Your goal:
Restate every entry word for word.

Given records:
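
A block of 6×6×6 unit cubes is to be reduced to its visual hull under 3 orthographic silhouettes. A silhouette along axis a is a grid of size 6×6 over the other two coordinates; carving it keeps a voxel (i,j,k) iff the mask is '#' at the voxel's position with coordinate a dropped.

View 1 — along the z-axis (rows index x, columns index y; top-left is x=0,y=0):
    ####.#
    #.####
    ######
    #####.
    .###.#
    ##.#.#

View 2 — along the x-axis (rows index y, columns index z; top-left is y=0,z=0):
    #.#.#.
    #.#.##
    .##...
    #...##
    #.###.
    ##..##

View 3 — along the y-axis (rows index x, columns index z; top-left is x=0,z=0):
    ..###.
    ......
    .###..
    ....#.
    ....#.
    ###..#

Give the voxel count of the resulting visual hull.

before carving: 216 voxels (6×6×6)
V1 z: intersect with XY mask (29 set) -- 174 left
V2 x: intersect with YZ mask (20 set) -- 95 left
V3 y: intersect with XZ mask (12 set) -- 31 left

31 voxels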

Reply:
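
A block of 6×6×6 unit cubes is to be reduced to its visual hull under 3 orthographic silhouettes. A silhouette along axis a is a grid of size 6×6 over the other two coordinates; carving it keeps a voxel (i,j,k) iff the mask is '#' at the voxel's position with coordinate a dropped.

View 1 — along the z-axis (rows index x, columns index y; top-left is x=0,y=0):
    ####.#
    #.####
    ######
    #####.
    .###.#
    ##.#.#

View 2 — along the x-axis (rows index y, columns index z; top-left is y=0,z=0):
    #.#.#.
    #.#.##
    .##...
    #...##
    #.###.
    ##..##

View 3 — along the y-axis (rows index x, columns index z; top-left is x=0,z=0):
    ..###.
    ......
    .###..
    ....#.
    ....#.
    ###..#

Give the voxel count of the resulting visual hull.

before carving: 216 voxels (6×6×6)
V1 z: intersect with XY mask (29 set) -- 174 left
V2 x: intersect with YZ mask (20 set) -- 95 left
V3 y: intersect with XZ mask (12 set) -- 31 left

31 voxels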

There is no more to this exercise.